Exercise -
Exactly reproduce the line that contains "On average, a county" and all lines after it in the entries below, through the very last line.

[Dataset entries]
*** Block opens ***
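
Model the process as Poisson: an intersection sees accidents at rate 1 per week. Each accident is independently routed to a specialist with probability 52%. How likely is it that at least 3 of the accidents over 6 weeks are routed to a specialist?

Thinning: the accidents that are routed to a specialist themselves form a Poisson process with rate 0.52 × 1 = 0.52 per week.
Over the interval, μ = 0.52 × 6 = 3.12 (6 weeks).
P(N ≥ 3) = 1 − P(N ≤ 2) ≈ 0.6032.

0.6032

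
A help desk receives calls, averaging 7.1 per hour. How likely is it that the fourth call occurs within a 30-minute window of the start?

0.4741

Over the interval, μ = 7.1 × 0.5 = 3.55 (a 30-minute window = 0.5 hours).
The fourth arrival falls in the interval iff at least 4 events occur there: P(S_4 ≤ t) = P(N ≥ 4) = 1 − P(N ≤ 3) ≈ 0.4741.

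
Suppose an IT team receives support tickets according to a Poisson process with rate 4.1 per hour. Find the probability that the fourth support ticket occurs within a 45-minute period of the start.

Over the interval, μ = 4.1 × 0.75 = 3.075 (a 45-minute period = 0.75 hours).
The fourth arrival falls in the interval iff at least 4 events occur there: P(S_4 ≤ t) = P(N ≥ 4) = 1 − P(N ≤ 3) ≈ 0.3696.

0.3696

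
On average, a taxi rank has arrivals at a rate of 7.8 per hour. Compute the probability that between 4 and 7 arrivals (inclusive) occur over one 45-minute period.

0.5993

Over the interval, μ = 7.8 × 0.75 = 5.85 (a 45-minute period = 0.75 hours).
P(4 ≤ N ≤ 7) = Σ_{j=4}^{7} e^(−5.85) · 5.85^j/j! ≈ 0.5993.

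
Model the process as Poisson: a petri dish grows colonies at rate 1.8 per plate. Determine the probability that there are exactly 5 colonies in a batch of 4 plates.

Over the interval, μ = 1.8 × 4 = 7.2 (a batch of 4 plates = 4 plates).
P(N = 5) = e^(−μ) μ^5/5! = e^(−7.2) · 7.2^5/120 ≈ 0.1204.

0.1204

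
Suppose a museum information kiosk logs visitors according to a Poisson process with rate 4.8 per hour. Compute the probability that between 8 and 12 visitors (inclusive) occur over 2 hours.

0.5694

Over the interval, μ = 4.8 × 2 = 9.6 (2 hours).
P(8 ≤ N ≤ 12) = Σ_{j=8}^{12} e^(−9.6) · 9.6^j/j! ≈ 0.5694.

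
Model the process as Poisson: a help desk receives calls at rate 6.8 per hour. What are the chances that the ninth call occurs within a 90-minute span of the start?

Over the interval, μ = 6.8 × 1.5 = 10.2 (a 90-minute span = 1.5 hours).
The ninth arrival falls in the interval iff at least 9 events occur there: P(S_9 ≤ t) = P(N ≥ 9) = 1 − P(N ≤ 8) ≈ 0.6892.

0.6892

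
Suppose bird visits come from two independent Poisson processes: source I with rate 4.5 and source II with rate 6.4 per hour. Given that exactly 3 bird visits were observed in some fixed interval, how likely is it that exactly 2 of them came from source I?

0.3002

Given the total, each event is independently from source I with probability p = λ_I/(λ_I+λ_II) = 4.5/10.9 ≈ 0.4128.
So K ~ Binomial(3, 4.5/10.9): P(K = 2) = C(3,2) · (4.5/10.9)^2 · (6.4/10.9)^1 ≈ 0.3002.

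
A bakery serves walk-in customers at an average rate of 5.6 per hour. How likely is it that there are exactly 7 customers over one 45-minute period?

0.0686

Over the interval, μ = 5.6 × 0.75 = 4.2 (a 45-minute period = 0.75 hours).
P(N = 7) = e^(−μ) μ^7/7! = e^(−4.2) · 4.2^7/5040 ≈ 0.0686.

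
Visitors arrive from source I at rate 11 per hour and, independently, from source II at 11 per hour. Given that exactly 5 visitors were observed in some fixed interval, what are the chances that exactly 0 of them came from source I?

Given the total, each event is independently from source I with probability p = λ_I/(λ_I+λ_II) = 11/22 = 0.5000.
So K ~ Binomial(5, 11/22): P(K = 0) = C(5,0) · (11/22)^0 · (11/22)^5 ≈ 0.0312.

0.0312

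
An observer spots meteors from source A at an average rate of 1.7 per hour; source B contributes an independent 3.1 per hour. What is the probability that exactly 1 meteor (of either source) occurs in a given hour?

0.0395

Independent Poisson processes superpose: combined rate λ = 1.7 + 3.1 = 4.8 per hour.
So μ = 4.8.
P(N = 1) = e^(−4.8) · 4.8^1/1! ≈ 0.0395.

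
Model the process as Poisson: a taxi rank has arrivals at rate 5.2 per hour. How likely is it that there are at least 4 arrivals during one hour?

With mean μ = 5.2 per hour,
P(N ≥ 4) = 1 − P(N ≤ 3) = 1 − Σ_{j=0}^{3} e^(−μ) μ^j/j! ≈ 0.7619.

0.7619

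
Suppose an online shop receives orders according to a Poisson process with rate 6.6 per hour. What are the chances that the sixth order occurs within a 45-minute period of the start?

Over the interval, μ = 6.6 × 0.75 = 4.95 (a 45-minute period = 0.75 hours).
The sixth arrival falls in the interval iff at least 6 events occur there: P(S_6 ≤ t) = P(N ≥ 6) = 1 − P(N ≤ 5) ≈ 0.3753.

0.3753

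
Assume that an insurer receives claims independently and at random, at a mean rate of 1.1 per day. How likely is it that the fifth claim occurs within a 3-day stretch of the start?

Over the interval, μ = 1.1 × 3 = 3.3 (a 3-day stretch = 3 days).
The fifth arrival falls in the interval iff at least 5 events occur there: P(S_5 ≤ t) = P(N ≥ 5) = 1 − P(N ≤ 4) ≈ 0.2374.

0.2374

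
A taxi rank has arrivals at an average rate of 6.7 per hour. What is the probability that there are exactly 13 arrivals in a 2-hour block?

Over the interval, μ = 6.7 × 2 = 13.4 (a 2-hour block = 2 hours).
P(N = 13) = e^(−μ) μ^13/13! = e^(−13.4) · 13.4^13/6227020800 ≈ 0.1093.

0.1093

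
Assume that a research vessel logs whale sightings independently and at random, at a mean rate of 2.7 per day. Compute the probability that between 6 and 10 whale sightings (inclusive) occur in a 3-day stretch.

0.6236

Over the interval, μ = 2.7 × 3 = 8.1 (a 3-day stretch = 3 days).
P(6 ≤ N ≤ 10) = Σ_{j=6}^{10} e^(−8.1) · 8.1^j/j! ≈ 0.6236.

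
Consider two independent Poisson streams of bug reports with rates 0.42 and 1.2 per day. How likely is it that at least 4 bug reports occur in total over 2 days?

Independent Poisson processes superpose: combined rate λ = 0.42 + 1.2 = 1.62 per day.
Over the interval, μ = 1.62 × 2 = 3.24 (2 days).
P(N ≥ 4) = 1 − P(N ≤ 3) ≈ 0.4064.

0.4064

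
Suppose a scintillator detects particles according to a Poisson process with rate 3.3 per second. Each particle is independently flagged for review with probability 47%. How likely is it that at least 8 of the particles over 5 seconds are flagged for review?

0.5124

Thinning: the particles that are flagged for review themselves form a Poisson process with rate 0.47 × 3.3 = 1.551 per second.
Over the interval, μ = 1.551 × 5 = 7.755 (5 seconds).
P(N ≥ 8) = 1 − P(N ≤ 7) ≈ 0.5124.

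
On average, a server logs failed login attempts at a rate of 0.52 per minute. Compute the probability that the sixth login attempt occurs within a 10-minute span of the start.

Over the interval, μ = 0.52 × 10 = 5.2 (a 10-minute span = 10 minutes).
The sixth arrival falls in the interval iff at least 6 events occur there: P(S_6 ≤ t) = P(N ≥ 6) = 1 − P(N ≤ 5) ≈ 0.4191.

0.4191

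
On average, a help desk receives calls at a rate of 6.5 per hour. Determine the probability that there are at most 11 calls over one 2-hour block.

0.3532

Over the interval, μ = 6.5 × 2 = 13 (a 2-hour block = 2 hours).
P(N ≤ 11) = Σ_{j=0}^{11} e^(−μ) μ^j/j! ≈ 0.3532.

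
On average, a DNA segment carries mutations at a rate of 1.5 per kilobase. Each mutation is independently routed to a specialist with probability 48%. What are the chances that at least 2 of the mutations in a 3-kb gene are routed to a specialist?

Thinning: the mutations that are routed to a specialist themselves form a Poisson process with rate 0.48 × 1.5 = 0.72 per kilobase.
Over the interval, μ = 0.72 × 3 = 2.16 (a 3-kb gene = 3 kilobases).
P(N ≥ 2) = 1 − P(N ≤ 1) ≈ 0.6356.

0.6356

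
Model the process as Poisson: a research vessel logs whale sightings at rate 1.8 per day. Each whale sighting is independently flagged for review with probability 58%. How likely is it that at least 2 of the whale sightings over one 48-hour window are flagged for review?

0.6173

Thinning: the whale sightings that are flagged for review themselves form a Poisson process with rate 0.58 × 1.8 = 1.044 per day.
Over the interval, μ = 1.044 × 2 = 2.088 (a 48-hour window = 2 days).
P(N ≥ 2) = 1 − P(N ≤ 1) ≈ 0.6173.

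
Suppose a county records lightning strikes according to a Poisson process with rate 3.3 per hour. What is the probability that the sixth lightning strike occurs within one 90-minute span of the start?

0.3753

Over the interval, μ = 3.3 × 1.5 = 4.95 (a 90-minute span = 1.5 hours).
The sixth arrival falls in the interval iff at least 6 events occur there: P(S_6 ≤ t) = P(N ≥ 6) = 1 − P(N ≤ 5) ≈ 0.3753.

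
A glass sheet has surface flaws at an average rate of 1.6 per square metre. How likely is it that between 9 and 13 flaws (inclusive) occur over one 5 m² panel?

0.3733

Over the interval, μ = 1.6 × 5 = 8 (a 5 m² panel = 5 square metres).
P(9 ≤ N ≤ 13) = Σ_{j=9}^{13} e^(−8) · 8^j/j! ≈ 0.3733.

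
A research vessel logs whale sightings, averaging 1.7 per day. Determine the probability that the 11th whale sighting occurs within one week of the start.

Over the interval, μ = 1.7 × 7 = 11.9 (a week = 7 days).
The 11th arrival falls in the interval iff at least 11 events occur there: P(S_11 ≤ t) = P(N ≥ 11) = 1 − P(N ≤ 10) ≈ 0.6422.

0.6422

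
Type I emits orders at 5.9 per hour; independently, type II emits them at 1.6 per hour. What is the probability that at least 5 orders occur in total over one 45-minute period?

Independent Poisson processes superpose: combined rate λ = 5.9 + 1.6 = 7.5 per hour.
Over the interval, μ = 7.5 × 0.75 = 5.625 (a 45-minute period = 0.75 hours).
P(N ≥ 5) = 1 − P(N ≤ 4) ≈ 0.6616.

0.6616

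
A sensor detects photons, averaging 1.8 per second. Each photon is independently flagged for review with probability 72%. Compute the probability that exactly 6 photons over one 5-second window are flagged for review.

Thinning: the photons that are flagged for review themselves form a Poisson process with rate 0.72 × 1.8 = 1.296 per second.
Over the interval, μ = 1.296 × 5 = 6.48 (a 5-second window = 5 seconds).
P(N = 6) = e^(−6.48) · 6.48^6/6! ≈ 0.1577.

0.1577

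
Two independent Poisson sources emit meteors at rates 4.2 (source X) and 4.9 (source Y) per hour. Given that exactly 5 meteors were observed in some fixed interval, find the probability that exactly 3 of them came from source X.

Given the total, each event is independently from source X with probability p = λ_X/(λ_X+λ_Y) = 4.2/9.1 ≈ 0.4615.
So K ~ Binomial(5, 4.2/9.1): P(K = 3) = C(5,3) · (4.2/9.1)^3 · (4.9/9.1)^2 ≈ 0.2851.

0.2851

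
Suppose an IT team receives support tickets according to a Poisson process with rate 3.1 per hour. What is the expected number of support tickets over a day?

E[N] = λt = 3.1 × 24 = 74.4 (a day = 24 hours).

74.4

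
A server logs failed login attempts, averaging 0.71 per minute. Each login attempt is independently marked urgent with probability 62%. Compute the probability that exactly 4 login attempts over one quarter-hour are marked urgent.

Thinning: the login attempts that are marked urgent themselves form a Poisson process with rate 0.62 × 0.71 = 0.4402 per minute.
Over the interval, μ = 0.4402 × 15 = 6.603 (a quarter-hour = 15 minutes).
P(N = 4) = e^(−6.603) · 6.603^4/4! ≈ 0.1074.

0.1074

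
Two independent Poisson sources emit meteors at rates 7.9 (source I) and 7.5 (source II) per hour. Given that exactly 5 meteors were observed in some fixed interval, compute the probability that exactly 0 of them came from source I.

0.0274

Given the total, each event is independently from source I with probability p = λ_I/(λ_I+λ_II) = 7.9/15.4 ≈ 0.5130.
So K ~ Binomial(5, 7.9/15.4): P(K = 0) = C(5,0) · (7.9/15.4)^0 · (7.5/15.4)^5 ≈ 0.0274.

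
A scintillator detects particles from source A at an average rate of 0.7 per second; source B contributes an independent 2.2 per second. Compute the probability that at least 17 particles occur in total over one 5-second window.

0.2888

Independent Poisson processes superpose: combined rate λ = 0.7 + 2.2 = 2.9 per second.
Over the interval, μ = 2.9 × 5 = 14.5 (a 5-second window = 5 seconds).
P(N ≥ 17) = 1 − P(N ≤ 16) ≈ 0.2888.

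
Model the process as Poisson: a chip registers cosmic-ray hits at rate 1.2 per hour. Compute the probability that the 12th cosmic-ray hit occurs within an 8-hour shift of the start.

Over the interval, μ = 1.2 × 8 = 9.6 (an 8-hour shift = 8 hours).
The 12th arrival falls in the interval iff at least 12 events occur there: P(S_12 ≤ t) = P(N ≥ 12) = 1 − P(N ≤ 11) ≈ 0.2588.

0.2588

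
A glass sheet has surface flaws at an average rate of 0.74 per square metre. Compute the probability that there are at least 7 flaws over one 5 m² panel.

0.0818

Over the interval, μ = 0.74 × 5 = 3.7 (a 5 m² panel = 5 square metres).
P(N ≥ 7) = 1 − P(N ≤ 6) = 1 − Σ_{j=0}^{6} e^(−μ) μ^j/j! ≈ 0.0818.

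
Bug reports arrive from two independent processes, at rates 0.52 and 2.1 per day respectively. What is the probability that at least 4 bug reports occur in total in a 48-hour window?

0.7671

Independent Poisson processes superpose: combined rate λ = 0.52 + 2.1 = 2.62 per day.
Over the interval, μ = 2.62 × 2 = 5.24 (a 48-hour window = 2 days).
P(N ≥ 4) = 1 − P(N ≤ 3) ≈ 0.7671.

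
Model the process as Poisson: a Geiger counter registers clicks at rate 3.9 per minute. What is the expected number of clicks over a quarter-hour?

E[N] = λt = 3.9 × 15 = 58.5 (a quarter-hour = 15 minutes).

58.5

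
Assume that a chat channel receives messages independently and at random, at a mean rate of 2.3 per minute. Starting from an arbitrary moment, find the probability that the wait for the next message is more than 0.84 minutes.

0.1449

The wait for the next event is exponential with rate λ = 2.3 per minute.
P(T > 0.84) = e^(−λt) = e^(−2.3 × 0.84) = e^(−1.932) ≈ 0.1449.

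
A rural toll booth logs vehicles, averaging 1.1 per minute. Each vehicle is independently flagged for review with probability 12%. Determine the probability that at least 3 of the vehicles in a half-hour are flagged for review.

Thinning: the vehicles that are flagged for review themselves form a Poisson process with rate 0.12 × 1.1 = 0.132 per minute.
Over the interval, μ = 0.132 × 30 = 3.96 (a half-hour = 30 minutes).
P(N ≥ 3) = 1 − P(N ≤ 2) ≈ 0.7560.

0.7560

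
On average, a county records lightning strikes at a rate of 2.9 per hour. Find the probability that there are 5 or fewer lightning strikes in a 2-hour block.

Over the interval, μ = 2.9 × 2 = 5.8 (a 2-hour block = 2 hours).
P(N ≤ 5) = Σ_{j=0}^{5} e^(−μ) μ^j/j! ≈ 0.4783.

0.4783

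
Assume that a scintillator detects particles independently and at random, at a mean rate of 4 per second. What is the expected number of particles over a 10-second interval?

E[N] = λt = 4 × 10 = 40 (a 10-second interval = 10 seconds).

40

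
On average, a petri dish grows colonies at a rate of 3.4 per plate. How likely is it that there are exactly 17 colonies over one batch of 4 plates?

Over the interval, μ = 3.4 × 4 = 13.6 (a batch of 4 plates = 4 plates).
P(N = 17) = e^(−μ) μ^17/17! = e^(−13.6) · 13.6^17/355687428096000 ≈ 0.0650.

0.0650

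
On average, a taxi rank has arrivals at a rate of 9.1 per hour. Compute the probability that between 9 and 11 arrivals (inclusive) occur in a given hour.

With mean μ = 9.1 per hour,
P(9 ≤ N ≤ 11) = Σ_{j=9}^{11} e^(−9.1) · 9.1^j/j! ≈ 0.3506.

0.3506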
*** Block closes ***
Solution -
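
On average, a county records lightning strikes at a rate of 2.9 per hour. Find the probability that there are 5 or fewer lightning strikes in a 2-hour block.

Over the interval, μ = 2.9 × 2 = 5.8 (a 2-hour block = 2 hours).
P(N ≤ 5) = Σ_{j=0}^{5} e^(−μ) μ^j/j! ≈ 0.4783.

0.4783

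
Assume that a scintillator detects particles independently and at random, at a mean rate of 4 per second. What is the expected number of particles over a 10-second interval?

E[N] = λt = 4 × 10 = 40 (a 10-second interval = 10 seconds).

40

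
On average, a petri dish grows colonies at a rate of 3.4 per plate. How likely is it that there are exactly 17 colonies over one batch of 4 plates?

Over the interval, μ = 3.4 × 4 = 13.6 (a batch of 4 plates = 4 plates).
P(N = 17) = e^(−μ) μ^17/17! = e^(−13.6) · 13.6^17/355687428096000 ≈ 0.0650.

0.0650

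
On average, a taxi rank has arrivals at a rate of 9.1 per hour. Compute the probability that between 9 and 11 arrivals (inclusive) occur in a given hour.

With mean μ = 9.1 per hour,
P(9 ≤ N ≤ 11) = Σ_{j=9}^{11} e^(−9.1) · 9.1^j/j! ≈ 0.3506.

0.3506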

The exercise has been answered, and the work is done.